▸ **YOUR GOAL**
For the entries below, repeat exactly each line starting with the one that contains "Suppose demand for parking" and going on through the one that contains "The demand curve", and no others.

======== SUPPLIED DATA ========

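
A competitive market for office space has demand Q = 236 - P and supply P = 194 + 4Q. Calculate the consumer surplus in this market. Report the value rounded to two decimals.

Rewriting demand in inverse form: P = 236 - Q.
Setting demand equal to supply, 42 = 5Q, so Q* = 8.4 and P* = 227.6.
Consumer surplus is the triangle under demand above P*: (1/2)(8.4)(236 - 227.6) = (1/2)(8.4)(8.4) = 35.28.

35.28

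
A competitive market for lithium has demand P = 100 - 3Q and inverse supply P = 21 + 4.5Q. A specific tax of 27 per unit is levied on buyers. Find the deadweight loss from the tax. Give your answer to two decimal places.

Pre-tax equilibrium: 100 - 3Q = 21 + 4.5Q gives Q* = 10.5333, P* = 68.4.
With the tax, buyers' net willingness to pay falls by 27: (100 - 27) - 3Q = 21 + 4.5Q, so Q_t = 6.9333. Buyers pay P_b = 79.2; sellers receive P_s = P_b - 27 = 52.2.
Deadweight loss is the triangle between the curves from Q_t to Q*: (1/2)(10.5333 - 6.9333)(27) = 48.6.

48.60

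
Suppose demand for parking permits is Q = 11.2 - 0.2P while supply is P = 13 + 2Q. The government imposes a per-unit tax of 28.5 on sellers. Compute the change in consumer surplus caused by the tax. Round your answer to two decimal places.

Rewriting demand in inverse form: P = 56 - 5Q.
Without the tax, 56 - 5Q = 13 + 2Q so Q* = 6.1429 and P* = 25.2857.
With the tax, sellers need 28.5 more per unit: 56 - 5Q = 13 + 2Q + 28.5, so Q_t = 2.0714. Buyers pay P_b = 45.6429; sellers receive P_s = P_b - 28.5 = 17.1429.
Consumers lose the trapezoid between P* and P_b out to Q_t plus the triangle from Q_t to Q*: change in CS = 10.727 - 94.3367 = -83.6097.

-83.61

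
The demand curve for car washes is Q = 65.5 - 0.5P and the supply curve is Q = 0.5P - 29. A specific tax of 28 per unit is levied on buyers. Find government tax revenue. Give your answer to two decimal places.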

========
======== SUPPLIED DATA ========

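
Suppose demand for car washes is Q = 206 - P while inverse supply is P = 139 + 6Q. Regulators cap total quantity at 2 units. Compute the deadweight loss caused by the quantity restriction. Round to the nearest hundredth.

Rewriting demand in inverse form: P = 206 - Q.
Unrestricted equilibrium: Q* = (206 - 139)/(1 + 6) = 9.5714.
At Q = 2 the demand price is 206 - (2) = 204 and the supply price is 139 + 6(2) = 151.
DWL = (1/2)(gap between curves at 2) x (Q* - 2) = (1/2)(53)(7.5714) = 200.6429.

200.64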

========

▸ **TASK ANSWER**
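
Suppose demand for parking permits is Q = 11.2 - 0.2P while supply is P = 13 + 2Q. The government imposes a per-unit tax of 28.5 on sellers. Compute the change in consumer surplus caused by the tax. Round your answer to two decimal places.

Rewriting demand in inverse form: P = 56 - 5Q.
Without the tax, 56 - 5Q = 13 + 2Q so Q* = 6.1429 and P* = 25.2857.
With the tax, sellers need 28.5 more per unit: 56 - 5Q = 13 + 2Q + 28.5, so Q_t = 2.0714. Buyers pay P_b = 45.6429; sellers receive P_s = P_b - 28.5 = 17.1429.
Consumers lose the trapezoid between P* and P_b out to Q_t plus the triangle from Q_t to Q*: change in CS = 10.727 - 94.3367 = -83.6097.

-83.61

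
The demand curve for car washes is Q = 65.5 - 0.5P and the supply curve is Q = 0.5P - 29. A specific tax of 28 per unit is levied on buyers. Find government tax revenue. Give your answer to two decimal places.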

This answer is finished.